Stored data entries:
========

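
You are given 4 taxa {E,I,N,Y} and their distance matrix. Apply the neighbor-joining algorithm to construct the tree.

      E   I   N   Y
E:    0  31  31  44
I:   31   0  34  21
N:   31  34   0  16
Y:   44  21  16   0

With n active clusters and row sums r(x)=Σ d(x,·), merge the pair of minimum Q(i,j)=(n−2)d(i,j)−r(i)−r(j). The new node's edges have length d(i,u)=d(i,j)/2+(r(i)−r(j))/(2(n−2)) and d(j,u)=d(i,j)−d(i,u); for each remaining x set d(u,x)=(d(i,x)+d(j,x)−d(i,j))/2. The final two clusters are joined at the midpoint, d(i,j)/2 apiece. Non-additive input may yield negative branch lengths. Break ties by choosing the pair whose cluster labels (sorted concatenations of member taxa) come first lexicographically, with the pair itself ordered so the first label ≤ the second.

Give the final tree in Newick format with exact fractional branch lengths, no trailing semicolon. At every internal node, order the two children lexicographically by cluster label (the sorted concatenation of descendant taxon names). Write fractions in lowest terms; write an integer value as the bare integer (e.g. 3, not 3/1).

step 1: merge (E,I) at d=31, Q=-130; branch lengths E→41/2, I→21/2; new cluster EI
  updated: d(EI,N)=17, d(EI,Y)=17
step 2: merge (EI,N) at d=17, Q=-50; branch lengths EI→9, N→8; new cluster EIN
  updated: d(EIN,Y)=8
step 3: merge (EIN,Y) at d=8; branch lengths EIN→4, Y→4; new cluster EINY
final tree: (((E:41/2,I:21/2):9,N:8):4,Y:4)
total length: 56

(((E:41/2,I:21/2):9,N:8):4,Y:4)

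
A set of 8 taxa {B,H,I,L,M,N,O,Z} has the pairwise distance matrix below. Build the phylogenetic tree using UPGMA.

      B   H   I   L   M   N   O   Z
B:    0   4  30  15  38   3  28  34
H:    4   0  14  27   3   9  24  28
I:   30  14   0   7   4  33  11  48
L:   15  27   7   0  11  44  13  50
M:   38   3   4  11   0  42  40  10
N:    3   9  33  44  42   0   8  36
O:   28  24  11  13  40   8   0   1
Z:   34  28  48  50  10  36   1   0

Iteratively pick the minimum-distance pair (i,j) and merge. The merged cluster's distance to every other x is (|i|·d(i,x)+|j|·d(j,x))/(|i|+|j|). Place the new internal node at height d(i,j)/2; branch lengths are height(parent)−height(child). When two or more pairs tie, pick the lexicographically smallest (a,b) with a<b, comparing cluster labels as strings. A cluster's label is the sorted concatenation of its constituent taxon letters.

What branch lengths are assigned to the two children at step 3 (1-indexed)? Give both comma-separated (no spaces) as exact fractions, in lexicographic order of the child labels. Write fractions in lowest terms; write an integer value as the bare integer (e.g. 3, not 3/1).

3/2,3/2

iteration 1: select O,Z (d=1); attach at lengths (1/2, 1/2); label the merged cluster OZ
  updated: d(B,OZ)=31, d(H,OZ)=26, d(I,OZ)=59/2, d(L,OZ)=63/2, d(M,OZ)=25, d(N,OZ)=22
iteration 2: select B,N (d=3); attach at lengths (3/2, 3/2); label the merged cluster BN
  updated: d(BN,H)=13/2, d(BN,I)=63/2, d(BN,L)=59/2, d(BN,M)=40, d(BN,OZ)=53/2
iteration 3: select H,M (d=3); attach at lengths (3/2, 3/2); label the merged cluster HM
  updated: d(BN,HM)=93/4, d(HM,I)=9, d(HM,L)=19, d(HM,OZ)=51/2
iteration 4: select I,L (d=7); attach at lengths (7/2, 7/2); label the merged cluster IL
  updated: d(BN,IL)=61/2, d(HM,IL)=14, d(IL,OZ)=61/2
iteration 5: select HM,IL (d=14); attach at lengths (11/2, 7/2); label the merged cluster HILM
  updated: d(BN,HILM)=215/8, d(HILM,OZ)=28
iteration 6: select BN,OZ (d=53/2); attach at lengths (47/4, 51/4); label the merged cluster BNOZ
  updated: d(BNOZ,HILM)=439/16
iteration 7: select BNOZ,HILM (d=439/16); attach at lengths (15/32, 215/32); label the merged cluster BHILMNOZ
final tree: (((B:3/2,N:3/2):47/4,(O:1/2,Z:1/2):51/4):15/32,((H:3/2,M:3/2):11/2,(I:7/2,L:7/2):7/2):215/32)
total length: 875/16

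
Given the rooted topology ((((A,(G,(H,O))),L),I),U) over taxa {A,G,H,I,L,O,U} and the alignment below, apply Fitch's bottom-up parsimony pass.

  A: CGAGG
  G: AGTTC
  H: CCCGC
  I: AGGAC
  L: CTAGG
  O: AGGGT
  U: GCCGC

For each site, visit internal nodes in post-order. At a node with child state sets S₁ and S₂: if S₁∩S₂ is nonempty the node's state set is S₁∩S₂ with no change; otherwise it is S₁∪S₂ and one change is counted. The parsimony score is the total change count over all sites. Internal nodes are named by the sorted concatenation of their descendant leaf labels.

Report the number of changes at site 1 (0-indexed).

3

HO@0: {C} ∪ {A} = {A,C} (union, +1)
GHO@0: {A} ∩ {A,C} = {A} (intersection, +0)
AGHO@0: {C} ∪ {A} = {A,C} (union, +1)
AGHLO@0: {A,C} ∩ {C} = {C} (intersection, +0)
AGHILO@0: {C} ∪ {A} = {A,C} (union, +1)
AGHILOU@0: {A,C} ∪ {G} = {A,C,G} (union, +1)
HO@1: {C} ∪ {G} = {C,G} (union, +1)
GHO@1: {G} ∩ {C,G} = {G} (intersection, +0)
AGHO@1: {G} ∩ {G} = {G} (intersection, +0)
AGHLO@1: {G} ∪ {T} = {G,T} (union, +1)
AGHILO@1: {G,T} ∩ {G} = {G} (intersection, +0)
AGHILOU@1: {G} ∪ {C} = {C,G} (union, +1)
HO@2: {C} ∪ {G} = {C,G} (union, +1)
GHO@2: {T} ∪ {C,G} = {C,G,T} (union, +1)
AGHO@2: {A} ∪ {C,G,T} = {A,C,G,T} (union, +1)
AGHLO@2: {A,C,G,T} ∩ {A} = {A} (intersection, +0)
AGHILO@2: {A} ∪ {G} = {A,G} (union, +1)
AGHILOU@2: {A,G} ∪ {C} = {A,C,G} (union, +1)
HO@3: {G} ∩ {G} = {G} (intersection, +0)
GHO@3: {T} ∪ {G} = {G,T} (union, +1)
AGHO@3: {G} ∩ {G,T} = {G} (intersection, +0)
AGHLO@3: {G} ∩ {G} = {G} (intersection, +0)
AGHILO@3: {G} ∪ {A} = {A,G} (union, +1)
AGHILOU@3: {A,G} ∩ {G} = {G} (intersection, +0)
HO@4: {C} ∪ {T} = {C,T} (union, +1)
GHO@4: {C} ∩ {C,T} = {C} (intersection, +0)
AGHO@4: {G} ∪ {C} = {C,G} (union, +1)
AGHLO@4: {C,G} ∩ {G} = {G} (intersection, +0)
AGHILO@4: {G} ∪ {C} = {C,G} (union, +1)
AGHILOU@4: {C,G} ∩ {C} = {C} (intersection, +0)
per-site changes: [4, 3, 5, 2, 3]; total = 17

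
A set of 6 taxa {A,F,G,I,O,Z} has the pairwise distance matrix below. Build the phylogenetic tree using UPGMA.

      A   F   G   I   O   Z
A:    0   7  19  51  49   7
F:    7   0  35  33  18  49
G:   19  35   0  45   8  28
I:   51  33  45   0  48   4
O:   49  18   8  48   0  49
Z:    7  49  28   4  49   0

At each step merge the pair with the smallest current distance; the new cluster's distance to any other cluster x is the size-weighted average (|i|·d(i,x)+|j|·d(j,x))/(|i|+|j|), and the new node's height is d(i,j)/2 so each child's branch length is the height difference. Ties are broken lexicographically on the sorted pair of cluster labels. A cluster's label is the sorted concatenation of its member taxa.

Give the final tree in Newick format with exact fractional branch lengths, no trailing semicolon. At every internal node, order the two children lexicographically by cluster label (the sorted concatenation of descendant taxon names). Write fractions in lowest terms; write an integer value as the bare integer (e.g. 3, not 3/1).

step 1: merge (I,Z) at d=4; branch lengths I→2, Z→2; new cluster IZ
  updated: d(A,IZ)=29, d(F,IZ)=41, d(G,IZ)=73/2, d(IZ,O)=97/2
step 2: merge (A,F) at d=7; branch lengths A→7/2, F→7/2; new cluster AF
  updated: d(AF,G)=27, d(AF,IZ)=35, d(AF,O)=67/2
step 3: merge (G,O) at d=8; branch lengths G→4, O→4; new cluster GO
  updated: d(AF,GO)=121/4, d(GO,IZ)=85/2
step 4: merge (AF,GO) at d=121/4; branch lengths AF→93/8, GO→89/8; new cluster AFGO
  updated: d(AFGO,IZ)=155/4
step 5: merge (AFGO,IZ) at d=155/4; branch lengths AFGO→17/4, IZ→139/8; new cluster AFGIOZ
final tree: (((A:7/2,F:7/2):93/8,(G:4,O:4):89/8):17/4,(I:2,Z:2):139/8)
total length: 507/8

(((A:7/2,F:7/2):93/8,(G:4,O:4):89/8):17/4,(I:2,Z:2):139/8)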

========

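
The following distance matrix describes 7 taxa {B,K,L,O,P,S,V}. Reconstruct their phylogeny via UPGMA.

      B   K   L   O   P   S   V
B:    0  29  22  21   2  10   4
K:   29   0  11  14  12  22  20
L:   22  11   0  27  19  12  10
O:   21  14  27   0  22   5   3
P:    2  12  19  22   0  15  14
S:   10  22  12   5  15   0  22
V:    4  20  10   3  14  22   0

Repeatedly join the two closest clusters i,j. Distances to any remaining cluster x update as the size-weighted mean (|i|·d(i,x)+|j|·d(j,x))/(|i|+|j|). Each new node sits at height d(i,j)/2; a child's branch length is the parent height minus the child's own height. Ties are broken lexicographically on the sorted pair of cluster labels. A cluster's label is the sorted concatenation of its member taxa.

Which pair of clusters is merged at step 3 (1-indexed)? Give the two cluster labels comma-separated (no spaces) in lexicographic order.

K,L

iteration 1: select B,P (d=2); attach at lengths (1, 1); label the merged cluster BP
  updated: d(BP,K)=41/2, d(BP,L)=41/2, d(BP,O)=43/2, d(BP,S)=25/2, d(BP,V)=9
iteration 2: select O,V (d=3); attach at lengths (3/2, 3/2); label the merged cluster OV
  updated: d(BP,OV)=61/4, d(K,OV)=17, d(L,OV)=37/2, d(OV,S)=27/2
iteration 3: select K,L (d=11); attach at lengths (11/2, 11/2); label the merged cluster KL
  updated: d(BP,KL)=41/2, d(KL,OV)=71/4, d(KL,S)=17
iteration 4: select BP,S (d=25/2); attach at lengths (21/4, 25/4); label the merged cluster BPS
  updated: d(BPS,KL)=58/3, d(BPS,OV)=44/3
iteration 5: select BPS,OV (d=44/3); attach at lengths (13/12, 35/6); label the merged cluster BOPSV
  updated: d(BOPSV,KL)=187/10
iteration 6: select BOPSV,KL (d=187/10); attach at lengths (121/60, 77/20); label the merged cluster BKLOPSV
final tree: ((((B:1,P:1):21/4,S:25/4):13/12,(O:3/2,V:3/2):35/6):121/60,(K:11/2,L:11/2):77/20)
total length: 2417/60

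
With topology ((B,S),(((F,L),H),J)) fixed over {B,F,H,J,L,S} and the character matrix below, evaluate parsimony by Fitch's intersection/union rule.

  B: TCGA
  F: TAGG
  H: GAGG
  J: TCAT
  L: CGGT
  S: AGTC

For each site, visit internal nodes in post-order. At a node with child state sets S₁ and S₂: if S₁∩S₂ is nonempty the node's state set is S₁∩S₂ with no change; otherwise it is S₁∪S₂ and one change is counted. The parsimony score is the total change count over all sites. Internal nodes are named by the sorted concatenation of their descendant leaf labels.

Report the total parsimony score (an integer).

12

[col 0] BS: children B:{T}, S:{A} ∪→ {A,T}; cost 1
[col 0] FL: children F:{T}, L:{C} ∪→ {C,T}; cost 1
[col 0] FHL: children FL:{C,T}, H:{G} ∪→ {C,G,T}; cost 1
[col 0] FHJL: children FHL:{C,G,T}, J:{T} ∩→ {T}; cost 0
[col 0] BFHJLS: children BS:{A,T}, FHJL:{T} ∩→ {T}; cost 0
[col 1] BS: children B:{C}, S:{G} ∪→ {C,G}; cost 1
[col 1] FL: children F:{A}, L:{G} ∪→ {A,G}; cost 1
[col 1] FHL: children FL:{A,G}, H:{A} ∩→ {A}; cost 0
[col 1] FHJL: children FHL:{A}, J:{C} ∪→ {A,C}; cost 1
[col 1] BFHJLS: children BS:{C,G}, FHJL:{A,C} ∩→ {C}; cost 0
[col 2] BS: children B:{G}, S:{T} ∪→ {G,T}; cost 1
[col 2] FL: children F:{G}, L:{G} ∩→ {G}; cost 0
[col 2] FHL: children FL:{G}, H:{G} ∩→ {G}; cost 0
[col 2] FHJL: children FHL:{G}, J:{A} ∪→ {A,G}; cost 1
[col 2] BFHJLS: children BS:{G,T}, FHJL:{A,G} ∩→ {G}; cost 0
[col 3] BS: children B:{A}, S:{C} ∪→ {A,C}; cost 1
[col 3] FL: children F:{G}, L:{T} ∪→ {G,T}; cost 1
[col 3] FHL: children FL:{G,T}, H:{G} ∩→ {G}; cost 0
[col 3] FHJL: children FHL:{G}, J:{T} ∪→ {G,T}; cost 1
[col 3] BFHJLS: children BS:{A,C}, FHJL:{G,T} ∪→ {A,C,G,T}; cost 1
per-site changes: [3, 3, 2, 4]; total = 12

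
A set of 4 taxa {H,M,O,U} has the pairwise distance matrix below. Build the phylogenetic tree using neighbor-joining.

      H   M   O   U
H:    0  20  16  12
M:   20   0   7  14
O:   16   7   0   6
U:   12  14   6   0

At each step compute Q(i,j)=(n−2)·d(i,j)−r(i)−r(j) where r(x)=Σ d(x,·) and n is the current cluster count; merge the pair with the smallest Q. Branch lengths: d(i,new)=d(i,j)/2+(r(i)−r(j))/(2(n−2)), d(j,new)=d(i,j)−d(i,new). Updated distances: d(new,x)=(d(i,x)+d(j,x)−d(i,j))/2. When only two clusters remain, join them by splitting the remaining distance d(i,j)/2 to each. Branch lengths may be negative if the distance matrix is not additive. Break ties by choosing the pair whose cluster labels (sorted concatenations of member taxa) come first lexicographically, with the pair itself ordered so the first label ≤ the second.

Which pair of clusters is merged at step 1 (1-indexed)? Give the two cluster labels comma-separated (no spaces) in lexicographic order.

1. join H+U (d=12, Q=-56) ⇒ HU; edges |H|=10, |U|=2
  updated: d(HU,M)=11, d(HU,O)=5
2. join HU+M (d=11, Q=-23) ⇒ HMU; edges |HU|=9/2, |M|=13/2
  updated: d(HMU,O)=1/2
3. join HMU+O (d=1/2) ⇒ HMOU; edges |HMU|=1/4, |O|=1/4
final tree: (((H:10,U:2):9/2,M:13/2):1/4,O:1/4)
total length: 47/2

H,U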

========

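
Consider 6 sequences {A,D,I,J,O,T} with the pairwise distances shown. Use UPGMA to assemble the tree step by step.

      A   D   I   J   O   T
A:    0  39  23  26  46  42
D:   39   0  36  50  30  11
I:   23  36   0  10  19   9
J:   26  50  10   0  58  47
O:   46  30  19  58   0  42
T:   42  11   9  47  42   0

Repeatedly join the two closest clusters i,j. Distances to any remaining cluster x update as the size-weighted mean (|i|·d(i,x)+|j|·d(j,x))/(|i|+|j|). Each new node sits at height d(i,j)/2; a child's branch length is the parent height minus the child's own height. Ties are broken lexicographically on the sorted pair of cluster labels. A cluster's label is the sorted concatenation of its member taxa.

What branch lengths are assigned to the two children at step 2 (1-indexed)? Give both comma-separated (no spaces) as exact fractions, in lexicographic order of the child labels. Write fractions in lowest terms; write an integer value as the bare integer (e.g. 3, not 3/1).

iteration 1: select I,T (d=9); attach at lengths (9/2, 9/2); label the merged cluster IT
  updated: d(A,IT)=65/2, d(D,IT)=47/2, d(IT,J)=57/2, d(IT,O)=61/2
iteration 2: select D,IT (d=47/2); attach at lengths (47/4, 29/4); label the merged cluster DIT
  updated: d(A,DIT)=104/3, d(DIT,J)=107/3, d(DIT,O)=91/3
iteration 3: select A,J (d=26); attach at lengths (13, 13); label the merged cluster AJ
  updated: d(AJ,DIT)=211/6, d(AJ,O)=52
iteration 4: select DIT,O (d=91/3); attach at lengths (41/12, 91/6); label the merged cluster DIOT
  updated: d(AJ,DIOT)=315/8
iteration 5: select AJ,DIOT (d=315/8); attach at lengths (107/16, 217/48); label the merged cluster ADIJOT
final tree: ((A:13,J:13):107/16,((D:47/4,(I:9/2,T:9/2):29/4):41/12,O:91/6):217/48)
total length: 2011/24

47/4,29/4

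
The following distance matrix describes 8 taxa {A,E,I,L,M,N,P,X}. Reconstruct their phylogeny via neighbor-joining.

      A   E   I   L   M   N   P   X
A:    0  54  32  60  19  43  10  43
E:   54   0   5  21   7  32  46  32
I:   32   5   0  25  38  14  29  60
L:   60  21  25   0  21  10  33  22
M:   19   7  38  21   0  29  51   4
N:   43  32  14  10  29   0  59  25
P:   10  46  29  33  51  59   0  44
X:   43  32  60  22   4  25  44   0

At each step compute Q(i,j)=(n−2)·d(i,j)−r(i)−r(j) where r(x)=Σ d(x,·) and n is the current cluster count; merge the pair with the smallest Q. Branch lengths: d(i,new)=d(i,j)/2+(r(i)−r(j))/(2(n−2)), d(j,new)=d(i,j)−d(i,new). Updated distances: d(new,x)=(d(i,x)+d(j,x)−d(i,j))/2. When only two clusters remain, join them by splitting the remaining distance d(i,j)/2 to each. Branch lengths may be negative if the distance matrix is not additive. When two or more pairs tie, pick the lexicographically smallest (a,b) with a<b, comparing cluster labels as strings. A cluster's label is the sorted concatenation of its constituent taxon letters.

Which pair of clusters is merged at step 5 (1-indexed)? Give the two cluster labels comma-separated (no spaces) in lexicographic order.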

========

Task details: Return from the data every line that holds "describes".

Task answer:
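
The following distance matrix describes 7 taxa {B,K,L,O,P,S,V}. Reconstruct their phylogeny via UPGMA.
The following distance matrix describes 8 taxa {A,E,I,L,M,N,P,X}. Reconstruct their phylogeny via neighbor-joining.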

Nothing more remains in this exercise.